(Saved entries)
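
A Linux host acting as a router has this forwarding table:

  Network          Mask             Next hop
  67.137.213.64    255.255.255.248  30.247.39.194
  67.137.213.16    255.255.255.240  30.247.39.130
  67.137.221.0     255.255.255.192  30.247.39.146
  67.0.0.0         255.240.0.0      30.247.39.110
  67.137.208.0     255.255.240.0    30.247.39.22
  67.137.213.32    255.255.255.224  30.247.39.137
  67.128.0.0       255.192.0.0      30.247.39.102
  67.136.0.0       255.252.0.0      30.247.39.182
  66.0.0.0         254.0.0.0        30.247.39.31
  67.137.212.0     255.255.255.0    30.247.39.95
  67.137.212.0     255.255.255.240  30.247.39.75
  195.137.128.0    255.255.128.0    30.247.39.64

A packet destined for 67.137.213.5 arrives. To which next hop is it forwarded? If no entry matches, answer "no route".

30.247.39.22

Routes whose prefix contains 67.137.213.5:
  66.0.0.0/7 (66.0.0.0 - 67.255.255.255) -> 30.247.39.31
  67.128.0.0/10 (67.128.0.0 - 67.191.255.255) -> 30.247.39.102
  67.136.0.0/14 (67.136.0.0 - 67.139.255.255) -> 30.247.39.182
  67.137.208.0/20 (67.137.208.0 - 67.137.223.255) -> 30.247.39.22
More-specific entries that do NOT match:
  67.137.213.64/29 (67.137.213.64 - 67.137.213.71) does not contain 67.137.213.5
  67.137.213.16/28 (67.137.213.16 - 67.137.213.31) does not contain 67.137.213.5
  67.137.212.0/28 (67.137.212.0 - 67.137.212.15) does not contain 67.137.213.5
  67.137.213.32/27 (67.137.213.32 - 67.137.213.63) does not contain 67.137.213.5
  67.137.221.0/26 (67.137.221.0 - 67.137.221.63) does not contain 67.137.213.5
  67.137.212.0/24 (67.137.212.0 - 67.137.212.255) does not contain 67.137.213.5
Longest matching prefix is /20 -> next hop 30.247.39.22.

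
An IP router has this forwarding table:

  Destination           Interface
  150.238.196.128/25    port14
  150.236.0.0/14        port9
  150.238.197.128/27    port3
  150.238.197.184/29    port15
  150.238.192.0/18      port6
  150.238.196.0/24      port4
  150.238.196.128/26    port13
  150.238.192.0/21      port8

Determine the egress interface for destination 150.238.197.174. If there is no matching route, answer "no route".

Routes whose prefix contains 150.238.197.174:
  150.236.0.0/14 (150.236.0.0 - 150.239.255.255) -> port9
  150.238.192.0/18 (150.238.192.0 - 150.238.255.255) -> port6
  150.238.192.0/21 (150.238.192.0 - 150.238.199.255) -> port8
More-specific entries that do NOT match:
  150.238.197.184/29 (150.238.197.184 - 150.238.197.191) does not contain 150.238.197.174
  150.238.197.128/27 (150.238.197.128 - 150.238.197.159) does not contain 150.238.197.174
  150.238.196.128/26 (150.238.196.128 - 150.238.196.191) does not contain 150.238.197.174
  150.238.196.128/25 (150.238.196.128 - 150.238.196.255) does not contain 150.238.197.174
  150.238.196.0/24 (150.238.196.0 - 150.238.196.255) does not contain 150.238.197.174
Longest matching prefix is /21 -> interface port8.

port8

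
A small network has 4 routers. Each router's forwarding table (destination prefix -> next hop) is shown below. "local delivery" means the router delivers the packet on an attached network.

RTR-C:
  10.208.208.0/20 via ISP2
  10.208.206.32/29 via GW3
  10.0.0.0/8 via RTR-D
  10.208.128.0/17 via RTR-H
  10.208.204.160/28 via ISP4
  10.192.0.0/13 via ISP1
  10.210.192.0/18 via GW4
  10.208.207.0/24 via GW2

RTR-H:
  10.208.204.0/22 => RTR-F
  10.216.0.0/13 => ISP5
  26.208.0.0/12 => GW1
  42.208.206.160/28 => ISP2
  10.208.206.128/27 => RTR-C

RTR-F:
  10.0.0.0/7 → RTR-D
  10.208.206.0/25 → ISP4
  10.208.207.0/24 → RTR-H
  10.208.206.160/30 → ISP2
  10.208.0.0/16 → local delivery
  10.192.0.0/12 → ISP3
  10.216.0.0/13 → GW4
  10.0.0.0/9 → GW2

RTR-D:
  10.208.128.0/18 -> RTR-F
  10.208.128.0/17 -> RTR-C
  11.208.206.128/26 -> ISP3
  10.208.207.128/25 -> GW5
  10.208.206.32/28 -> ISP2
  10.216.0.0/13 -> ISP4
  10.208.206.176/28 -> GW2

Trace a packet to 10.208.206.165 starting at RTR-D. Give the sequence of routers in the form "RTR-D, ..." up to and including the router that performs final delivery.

At RTR-D: longest match for 10.208.206.165 is 10.208.128.0/17 -> RTR-C
At RTR-C: longest match for 10.208.206.165 is 10.208.128.0/17 -> RTR-H
At RTR-H: longest match for 10.208.206.165 is 10.208.204.0/22 -> RTR-F
At RTR-F: longest match for 10.208.206.165 is 10.208.0.0/16 -> local delivery

RTR-D, RTR-C, RTR-H, RTR-F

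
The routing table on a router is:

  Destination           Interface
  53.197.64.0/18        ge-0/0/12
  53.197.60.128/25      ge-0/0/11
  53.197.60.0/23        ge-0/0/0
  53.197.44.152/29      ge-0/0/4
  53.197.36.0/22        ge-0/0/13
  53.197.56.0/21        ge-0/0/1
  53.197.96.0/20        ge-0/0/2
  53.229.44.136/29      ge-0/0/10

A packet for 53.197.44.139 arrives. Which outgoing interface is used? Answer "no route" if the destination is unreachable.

no route

No entry's prefix contains 53.197.44.139; there is no default route.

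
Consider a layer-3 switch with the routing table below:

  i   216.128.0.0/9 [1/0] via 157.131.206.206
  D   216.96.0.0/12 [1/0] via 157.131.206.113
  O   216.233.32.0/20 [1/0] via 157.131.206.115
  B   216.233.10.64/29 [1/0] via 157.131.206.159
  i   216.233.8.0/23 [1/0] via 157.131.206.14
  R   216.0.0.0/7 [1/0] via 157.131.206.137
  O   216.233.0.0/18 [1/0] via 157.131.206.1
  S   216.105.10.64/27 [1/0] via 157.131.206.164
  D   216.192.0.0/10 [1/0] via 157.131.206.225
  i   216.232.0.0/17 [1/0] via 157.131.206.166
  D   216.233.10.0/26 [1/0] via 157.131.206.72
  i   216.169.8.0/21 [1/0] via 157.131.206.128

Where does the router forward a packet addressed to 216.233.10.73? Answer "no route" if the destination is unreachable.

157.131.206.1

Routes whose prefix contains 216.233.10.73:
  216.0.0.0/7 (216.0.0.0 - 217.255.255.255) -> 157.131.206.137
  216.128.0.0/9 (216.128.0.0 - 216.255.255.255) -> 157.131.206.206
  216.192.0.0/10 (216.192.0.0 - 216.255.255.255) -> 157.131.206.225
  216.233.0.0/18 (216.233.0.0 - 216.233.63.255) -> 157.131.206.1
More-specific entries that do NOT match:
  216.233.10.64/29 (216.233.10.64 - 216.233.10.71) does not contain 216.233.10.73
  216.105.10.64/27 (216.105.10.64 - 216.105.10.95) does not contain 216.233.10.73
  216.233.10.0/26 (216.233.10.0 - 216.233.10.63) does not contain 216.233.10.73
  216.233.8.0/23 (216.233.8.0 - 216.233.9.255) does not contain 216.233.10.73
  216.169.8.0/21 (216.169.8.0 - 216.169.15.255) does not contain 216.233.10.73
  216.233.32.0/20 (216.233.32.0 - 216.233.47.255) does not contain 216.233.10.73
Longest matching prefix is /18 -> next hop 157.131.206.1.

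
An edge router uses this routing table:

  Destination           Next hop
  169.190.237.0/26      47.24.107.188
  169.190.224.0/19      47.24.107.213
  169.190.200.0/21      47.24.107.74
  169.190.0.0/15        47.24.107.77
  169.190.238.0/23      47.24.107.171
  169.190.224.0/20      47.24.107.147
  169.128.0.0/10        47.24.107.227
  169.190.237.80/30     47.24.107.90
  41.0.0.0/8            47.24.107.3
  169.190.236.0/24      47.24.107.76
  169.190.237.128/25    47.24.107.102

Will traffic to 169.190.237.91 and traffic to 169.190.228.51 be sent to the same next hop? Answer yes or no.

yes

169.190.237.91: longest match 169.190.224.0/20 -> 47.24.107.147
169.190.228.51: longest match 169.190.224.0/20 -> 47.24.107.147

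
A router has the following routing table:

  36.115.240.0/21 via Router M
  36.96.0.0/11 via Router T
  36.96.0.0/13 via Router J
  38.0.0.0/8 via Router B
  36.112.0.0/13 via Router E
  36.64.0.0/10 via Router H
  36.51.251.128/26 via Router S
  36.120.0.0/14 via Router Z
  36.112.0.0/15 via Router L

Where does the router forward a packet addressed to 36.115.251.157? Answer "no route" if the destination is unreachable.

Routes whose prefix contains 36.115.251.157:
  36.64.0.0/10 (36.64.0.0 - 36.127.255.255) -> Router H
  36.96.0.0/11 (36.96.0.0 - 36.127.255.255) -> Router T
  36.112.0.0/13 (36.112.0.0 - 36.119.255.255) -> Router E
More-specific entries that do NOT match:
  36.51.251.128/26 (36.51.251.128 - 36.51.251.191) does not contain 36.115.251.157
  36.115.240.0/21 (36.115.240.0 - 36.115.247.255) does not contain 36.115.251.157
  36.112.0.0/15 (36.112.0.0 - 36.113.255.255) does not contain 36.115.251.157
  36.120.0.0/14 (36.120.0.0 - 36.123.255.255) does not contain 36.115.251.157
Longest matching prefix is /13 -> next hop Router E.

Router E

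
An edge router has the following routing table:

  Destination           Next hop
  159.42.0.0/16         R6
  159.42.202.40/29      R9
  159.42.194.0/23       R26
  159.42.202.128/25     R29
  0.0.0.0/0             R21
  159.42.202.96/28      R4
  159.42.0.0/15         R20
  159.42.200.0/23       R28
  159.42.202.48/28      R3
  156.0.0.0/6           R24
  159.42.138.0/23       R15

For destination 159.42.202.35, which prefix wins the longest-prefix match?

Entries matching 159.42.202.35:
  0.0.0.0/0 (default, matches everything)
  156.0.0.0/6 (156.0.0.0 - 159.255.255.255)
  159.42.0.0/15 (159.42.0.0 - 159.43.255.255)
  159.42.0.0/16 (159.42.0.0 - 159.42.255.255)
Most specific is 159.42.0.0/16.

159.42.0.0/16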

| TASK DESCRIPTION |
Say how many lines of these records hold the string "table", giving the number and no other words.

| EXERCISE ANSWER |
8